Data excerpts
════════════════
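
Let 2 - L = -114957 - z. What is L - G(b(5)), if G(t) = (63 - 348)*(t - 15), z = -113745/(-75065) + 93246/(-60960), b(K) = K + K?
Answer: 17317574983527/152532080 ≈ 1.1353e+5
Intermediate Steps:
b(K) = 2*K
z = -2187193/152532080 (z = -113745*(-1/75065) + 93246*(-1/60960) = 22749/15013 - 15541/10160 = -2187193/152532080 ≈ -0.014339)
G(t) = 4275 - 285*t (G(t) = -285*(-15 + t) = 4275 - 285*t)
L = 17534933197527/152532080 (L = 2 - (-114957 - 1*(-2187193/152532080)) = 2 - (-114957 + 2187193/152532080) = 2 - 1*(-17534628133367/152532080) = 2 + 17534628133367/152532080 = 17534933197527/152532080 ≈ 1.1496e+5)
L - G(b(5)) = 17534933197527/152532080 - (4275 - 570*5) = 17534933197527/152532080 - (4275 - 285*10) = 17534933197527/152532080 - (4275 - 2850) = 17534933197527/152532080 - 1*1425 = 17534933197527/152532080 - 1425 = 17317574983527/152532080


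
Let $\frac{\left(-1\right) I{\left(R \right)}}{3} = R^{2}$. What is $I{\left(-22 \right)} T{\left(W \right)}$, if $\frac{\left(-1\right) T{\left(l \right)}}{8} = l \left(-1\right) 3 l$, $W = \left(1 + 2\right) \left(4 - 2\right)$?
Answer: $-1254528$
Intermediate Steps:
$I{\left(R \right)} = - 3 R^{2}$
$W = 6$ ($W = 3 \cdot 2 = 6$)
$T{\left(l \right)} = 24 l^{2}$ ($T{\left(l \right)} = - 8 l \left(-1\right) 3 l = - 8 - l 3 l = - 8 \left(- 3 l^{2}\right) = 24 l^{2}$)
$I{\left(-22 \right)} T{\left(W \right)} = - 3 \left(-22\right)^{2} \cdot 24 \cdot 6^{2} = \left(-3\right) 484 \cdot 24 \cdot 36 = \left(-1452\right) 864 = -1254528$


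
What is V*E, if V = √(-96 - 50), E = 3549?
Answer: 3549*I*√146 ≈ 42883.0*I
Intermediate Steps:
V = I*√146 (V = √(-146) = I*√146 ≈ 12.083*I)
V*E = (I*√146)*3549 = 3549*I*√146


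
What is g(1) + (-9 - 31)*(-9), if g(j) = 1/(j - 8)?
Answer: 2519/7 ≈ 359.86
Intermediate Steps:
g(j) = 1/(-8 + j)
g(1) + (-9 - 31)*(-9) = 1/(-8 + 1) + (-9 - 31)*(-9) = 1/(-7) - 40*(-9) = -⅐ + 360 = 2519/7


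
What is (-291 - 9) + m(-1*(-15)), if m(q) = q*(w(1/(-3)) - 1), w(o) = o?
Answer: -320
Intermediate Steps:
m(q) = -4*q/3 (m(q) = q*(1/(-3) - 1) = q*(-⅓ - 1) = q*(-4/3) = -4*q/3)
(-291 - 9) + m(-1*(-15)) = (-291 - 9) - (-4)*(-15)/3 = -300 - 4/3*15 = -300 - 20 = -320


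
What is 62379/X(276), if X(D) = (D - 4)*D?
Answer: 20793/25024 ≈ 0.83092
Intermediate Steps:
X(D) = D*(-4 + D) (X(D) = (-4 + D)*D = D*(-4 + D))
62379/X(276) = 62379/((276*(-4 + 276))) = 62379/((276*272)) = 62379/75072 = 62379*(1/75072) = 20793/25024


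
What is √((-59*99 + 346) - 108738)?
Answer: I*√114233 ≈ 337.98*I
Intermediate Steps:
√((-59*99 + 346) - 108738) = √((-5841 + 346) - 108738) = √(-5495 - 108738) = √(-114233) = I*√114233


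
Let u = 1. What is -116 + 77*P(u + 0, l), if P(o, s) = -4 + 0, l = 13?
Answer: -424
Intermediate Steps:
P(o, s) = -4
-116 + 77*P(u + 0, l) = -116 + 77*(-4) = -116 - 308 = -424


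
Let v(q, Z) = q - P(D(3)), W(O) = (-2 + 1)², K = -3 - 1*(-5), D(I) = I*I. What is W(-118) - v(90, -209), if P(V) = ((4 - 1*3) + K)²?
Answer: -80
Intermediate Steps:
D(I) = I²
K = 2 (K = -3 + 5 = 2)
W(O) = 1 (W(O) = (-1)² = 1)
P(V) = 9 (P(V) = ((4 - 1*3) + 2)² = ((4 - 3) + 2)² = (1 + 2)² = 3² = 9)
v(q, Z) = -9 + q (v(q, Z) = q - 1*9 = q - 9 = -9 + q)
W(-118) - v(90, -209) = 1 - (-9 + 90) = 1 - 1*81 = 1 - 81 = -80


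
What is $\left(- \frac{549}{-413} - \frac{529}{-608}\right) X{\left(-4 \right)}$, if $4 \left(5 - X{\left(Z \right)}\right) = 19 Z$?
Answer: $\frac{1656807}{31388} \approx 52.785$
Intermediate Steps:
$X{\left(Z \right)} = 5 - \frac{19 Z}{4}$
$\left(- \frac{549}{-413} - \frac{529}{-608}\right) X{\left(-4 \right)} = \left(- \frac{549}{-413} - \frac{529}{-608}\right) \left(5 - -19\right) = \left(\left(-549\right) \left(- \frac{1}{413}\right) - - \frac{529}{608}\right) \left(5 + 19\right) = \left(\frac{549}{413} + \frac{529}{608}\right) 24 = \frac{552269}{251104} \cdot 24 = \frac{1656807}{31388}$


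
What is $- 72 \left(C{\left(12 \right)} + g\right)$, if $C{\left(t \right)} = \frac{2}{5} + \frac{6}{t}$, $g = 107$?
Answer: $- \frac{38844}{5} \approx -7768.8$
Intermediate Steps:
$C{\left(t \right)} = \frac{2}{5} + \frac{6}{t}$ ($C{\left(t \right)} = 2 \cdot \frac{1}{5} + \frac{6}{t} = \frac{2}{5} + \frac{6}{t}$)
$- 72 \left(C{\left(12 \right)} + g\right) = - 72 \left(\left(\frac{2}{5} + \frac{6}{12}\right) + 107\right) = - 72 \left(\left(\frac{2}{5} + 6 \cdot \frac{1}{12}\right) + 107\right) = - 72 \left(\left(\frac{2}{5} + \frac{1}{2}\right) + 107\right) = - 72 \left(\frac{9}{10} + 107\right) = \left(-72\right) \frac{1079}{10} = - \frac{38844}{5}$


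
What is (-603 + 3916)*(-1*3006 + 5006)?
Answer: 6626000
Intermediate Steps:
(-603 + 3916)*(-1*3006 + 5006) = 3313*(-3006 + 5006) = 3313*2000 = 6626000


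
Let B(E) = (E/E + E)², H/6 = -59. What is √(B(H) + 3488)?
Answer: 3*√14233 ≈ 357.91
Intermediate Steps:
H = -354 (H = 6*(-59) = -354)
B(E) = (1 + E)²
√(B(H) + 3488) = √((1 - 354)² + 3488) = √((-353)² + 3488) = √(124609 + 3488) = √128097 = 3*√14233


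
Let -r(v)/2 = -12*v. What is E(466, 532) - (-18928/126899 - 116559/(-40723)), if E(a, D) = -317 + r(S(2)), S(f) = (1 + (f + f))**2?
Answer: 1448440941894/5167707977 ≈ 280.29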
════════════════
# [Try it]
Your answer should consist of every record, restated exactly.

# [Task response]
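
Let 2 - L = -114957 - z. What is L - G(b(5)), if G(t) = (63 - 348)*(t - 15), z = -113745/(-75065) + 93246/(-60960), b(K) = K + K?
Answer: 17317574983527/152532080 ≈ 1.1353e+5
Intermediate Steps:
b(K) = 2*K
z = -2187193/152532080 (z = -113745*(-1/75065) + 93246*(-1/60960) = 22749/15013 - 15541/10160 = -2187193/152532080 ≈ -0.014339)
G(t) = 4275 - 285*t (G(t) = -285*(-15 + t) = 4275 - 285*t)
L = 17534933197527/152532080 (L = 2 - (-114957 - 1*(-2187193/152532080)) = 2 - (-114957 + 2187193/152532080) = 2 - 1*(-17534628133367/152532080) = 2 + 17534628133367/152532080 = 17534933197527/152532080 ≈ 1.1496e+5)
L - G(b(5)) = 17534933197527/152532080 - (4275 - 570*5) = 17534933197527/152532080 - (4275 - 285*10) = 17534933197527/152532080 - (4275 - 2850) = 17534933197527/152532080 - 1*1425 = 17534933197527/152532080 - 1425 = 17317574983527/152532080


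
Let $\frac{\left(-1\right) I{\left(R \right)}}{3} = R^{2}$. What is $I{\left(-22 \right)} T{\left(W \right)}$, if $\frac{\left(-1\right) T{\left(l \right)}}{8} = l \left(-1\right) 3 l$, $W = \left(1 + 2\right) \left(4 - 2\right)$?
Answer: $-1254528$
Intermediate Steps:
$I{\left(R \right)} = - 3 R^{2}$
$W = 6$ ($W = 3 \cdot 2 = 6$)
$T{\left(l \right)} = 24 l^{2}$ ($T{\left(l \right)} = - 8 l \left(-1\right) 3 l = - 8 - l 3 l = - 8 \left(- 3 l^{2}\right) = 24 l^{2}$)
$I{\left(-22 \right)} T{\left(W \right)} = - 3 \left(-22\right)^{2} \cdot 24 \cdot 6^{2} = \left(-3\right) 484 \cdot 24 \cdot 36 = \left(-1452\right) 864 = -1254528$


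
What is V*E, if V = √(-96 - 50), E = 3549?
Answer: 3549*I*√146 ≈ 42883.0*I
Intermediate Steps:
V = I*√146 (V = √(-146) = I*√146 ≈ 12.083*I)
V*E = (I*√146)*3549 = 3549*I*√146


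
What is g(1) + (-9 - 31)*(-9), if g(j) = 1/(j - 8)?
Answer: 2519/7 ≈ 359.86
Intermediate Steps:
g(j) = 1/(-8 + j)
g(1) + (-9 - 31)*(-9) = 1/(-8 + 1) + (-9 - 31)*(-9) = 1/(-7) - 40*(-9) = -⅐ + 360 = 2519/7


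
What is (-291 - 9) + m(-1*(-15)), if m(q) = q*(w(1/(-3)) - 1), w(o) = o?
Answer: -320
Intermediate Steps:
m(q) = -4*q/3 (m(q) = q*(1/(-3) - 1) = q*(-⅓ - 1) = q*(-4/3) = -4*q/3)
(-291 - 9) + m(-1*(-15)) = (-291 - 9) - (-4)*(-15)/3 = -300 - 4/3*15 = -300 - 20 = -320


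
What is 62379/X(276), if X(D) = (D - 4)*D?
Answer: 20793/25024 ≈ 0.83092
Intermediate Steps:
X(D) = D*(-4 + D) (X(D) = (-4 + D)*D = D*(-4 + D))
62379/X(276) = 62379/((276*(-4 + 276))) = 62379/((276*272)) = 62379/75072 = 62379*(1/75072) = 20793/25024


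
What is √((-59*99 + 346) - 108738)?
Answer: I*√114233 ≈ 337.98*I
Intermediate Steps:
√((-59*99 + 346) - 108738) = √((-5841 + 346) - 108738) = √(-5495 - 108738) = √(-114233) = I*√114233


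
Let u = 1. What is -116 + 77*P(u + 0, l), if P(o, s) = -4 + 0, l = 13?
Answer: -424
Intermediate Steps:
P(o, s) = -4
-116 + 77*P(u + 0, l) = -116 + 77*(-4) = -116 - 308 = -424


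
Let v(q, Z) = q - P(D(3)), W(O) = (-2 + 1)², K = -3 - 1*(-5), D(I) = I*I. What is W(-118) - v(90, -209), if P(V) = ((4 - 1*3) + K)²?
Answer: -80
Intermediate Steps:
D(I) = I²
K = 2 (K = -3 + 5 = 2)
W(O) = 1 (W(O) = (-1)² = 1)
P(V) = 9 (P(V) = ((4 - 1*3) + 2)² = ((4 - 3) + 2)² = (1 + 2)² = 3² = 9)
v(q, Z) = -9 + q (v(q, Z) = q - 1*9 = q - 9 = -9 + q)
W(-118) - v(90, -209) = 1 - (-9 + 90) = 1 - 1*81 = 1 - 81 = -80


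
What is $\left(- \frac{549}{-413} - \frac{529}{-608}\right) X{\left(-4 \right)}$, if $4 \left(5 - X{\left(Z \right)}\right) = 19 Z$?
Answer: $\frac{1656807}{31388} \approx 52.785$
Intermediate Steps:
$X{\left(Z \right)} = 5 - \frac{19 Z}{4}$
$\left(- \frac{549}{-413} - \frac{529}{-608}\right) X{\left(-4 \right)} = \left(- \frac{549}{-413} - \frac{529}{-608}\right) \left(5 - -19\right) = \left(\left(-549\right) \left(- \frac{1}{413}\right) - - \frac{529}{608}\right) \left(5 + 19\right) = \left(\frac{549}{413} + \frac{529}{608}\right) 24 = \frac{552269}{251104} \cdot 24 = \frac{1656807}{31388}$


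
What is $- 72 \left(C{\left(12 \right)} + g\right)$, if $C{\left(t \right)} = \frac{2}{5} + \frac{6}{t}$, $g = 107$?
Answer: $- \frac{38844}{5} \approx -7768.8$
Intermediate Steps:
$C{\left(t \right)} = \frac{2}{5} + \frac{6}{t}$ ($C{\left(t \right)} = 2 \cdot \frac{1}{5} + \frac{6}{t} = \frac{2}{5} + \frac{6}{t}$)
$- 72 \left(C{\left(12 \right)} + g\right) = - 72 \left(\left(\frac{2}{5} + \frac{6}{12}\right) + 107\right) = - 72 \left(\left(\frac{2}{5} + 6 \cdot \frac{1}{12}\right) + 107\right) = - 72 \left(\left(\frac{2}{5} + \frac{1}{2}\right) + 107\right) = - 72 \left(\frac{9}{10} + 107\right) = \left(-72\right) \frac{1079}{10} = - \frac{38844}{5}$


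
What is (-603 + 3916)*(-1*3006 + 5006)?
Answer: 6626000
Intermediate Steps:
(-603 + 3916)*(-1*3006 + 5006) = 3313*(-3006 + 5006) = 3313*2000 = 6626000


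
Let B(E) = (E/E + E)², H/6 = -59. What is √(B(H) + 3488)?
Answer: 3*√14233 ≈ 357.91
Intermediate Steps:
H = -354 (H = 6*(-59) = -354)
B(E) = (1 + E)²
√(B(H) + 3488) = √((1 - 354)² + 3488) = √((-353)² + 3488) = √(124609 + 3488) = √128097 = 3*√14233


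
Let -r(v)/2 = -12*v. What is E(466, 532) - (-18928/126899 - 116559/(-40723)), if E(a, D) = -317 + r(S(2)), S(f) = (1 + (f + f))**2?
Answer: 1448440941894/5167707977 ≈ 280.29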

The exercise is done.